◆ EXERCISE OBJECTIVE ◆
Could you write the entries out again, exactly as they appear?

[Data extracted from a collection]
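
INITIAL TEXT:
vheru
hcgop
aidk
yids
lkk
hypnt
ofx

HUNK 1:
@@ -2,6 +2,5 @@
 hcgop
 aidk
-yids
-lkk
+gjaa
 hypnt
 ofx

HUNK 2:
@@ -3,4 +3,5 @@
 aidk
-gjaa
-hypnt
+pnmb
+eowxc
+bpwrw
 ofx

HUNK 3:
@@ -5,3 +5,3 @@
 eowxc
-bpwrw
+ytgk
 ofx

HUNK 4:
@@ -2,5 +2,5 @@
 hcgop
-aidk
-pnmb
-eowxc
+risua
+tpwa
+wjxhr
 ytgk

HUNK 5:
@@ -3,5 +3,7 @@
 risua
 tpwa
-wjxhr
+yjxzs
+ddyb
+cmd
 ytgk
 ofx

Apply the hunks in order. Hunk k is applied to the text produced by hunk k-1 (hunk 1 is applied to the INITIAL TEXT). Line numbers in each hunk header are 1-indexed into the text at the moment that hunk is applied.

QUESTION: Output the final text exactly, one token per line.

Answer: vheru
hcgop
risua
tpwa
yjxzs
ddyb
cmd
ytgk
ofx

Derivation:
Hunk 1: at line 2 remove [yids,lkk] add [gjaa] -> 6 lines: vheru hcgop aidk gjaa hypnt ofx
Hunk 2: at line 3 remove [gjaa,hypnt] add [pnmb,eowxc,bpwrw] -> 7 lines: vheru hcgop aidk pnmb eowxc bpwrw ofx
Hunk 3: at line 5 remove [bpwrw] add [ytgk] -> 7 lines: vheru hcgop aidk pnmb eowxc ytgk ofx
Hunk 4: at line 2 remove [aidk,pnmb,eowxc] add [risua,tpwa,wjxhr] -> 7 lines: vheru hcgop risua tpwa wjxhr ytgk ofx
Hunk 5: at line 3 remove [wjxhr] add [yjxzs,ddyb,cmd] -> 9 lines: vheru hcgop risua tpwa yjxzs ddyb cmd ytgk ofx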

◆ YOUR SOLUTION ◆
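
INITIAL TEXT:
vheru
hcgop
aidk
yids
lkk
hypnt
ofx

HUNK 1:
@@ -2,6 +2,5 @@
 hcgop
 aidk
-yids
-lkk
+gjaa
 hypnt
 ofx

HUNK 2:
@@ -3,4 +3,5 @@
 aidk
-gjaa
-hypnt
+pnmb
+eowxc
+bpwrw
 ofx

HUNK 3:
@@ -5,3 +5,3 @@
 eowxc
-bpwrw
+ytgk
 ofx

HUNK 4:
@@ -2,5 +2,5 @@
 hcgop
-aidk
-pnmb
-eowxc
+risua
+tpwa
+wjxhr
 ytgk

HUNK 5:
@@ -3,5 +3,7 @@
 risua
 tpwa
-wjxhr
+yjxzs
+ddyb
+cmd
 ytgk
 ofx

Apply the hunks in order. Hunk k is applied to the text produced by hunk k-1 (hunk 1 is applied to the INITIAL TEXT). Line numbers in each hunk header are 1-indexed into the text at the moment that hunk is applied.

QUESTION: Output the final text exactly, one token per line.

Answer: vheru
hcgop
risua
tpwa
yjxzs
ddyb
cmd
ytgk
ofx

Derivation:
Hunk 1: at line 2 remove [yids,lkk] add [gjaa] -> 6 lines: vheru hcgop aidk gjaa hypnt ofx
Hunk 2: at line 3 remove [gjaa,hypnt] add [pnmb,eowxc,bpwrw] -> 7 lines: vheru hcgop aidk pnmb eowxc bpwrw ofx
Hunk 3: at line 5 remove [bpwrw] add [ytgk] -> 7 lines: vheru hcgop aidk pnmb eowxc ytgk ofx
Hunk 4: at line 2 remove [aidk,pnmb,eowxc] add [risua,tpwa,wjxhr] -> 7 lines: vheru hcgop risua tpwa wjxhr ytgk ofx
Hunk 5: at line 3 remove [wjxhr] add [yjxzs,ddyb,cmd] -> 9 lines: vheru hcgop risua tpwa yjxzs ddyb cmd ytgk ofx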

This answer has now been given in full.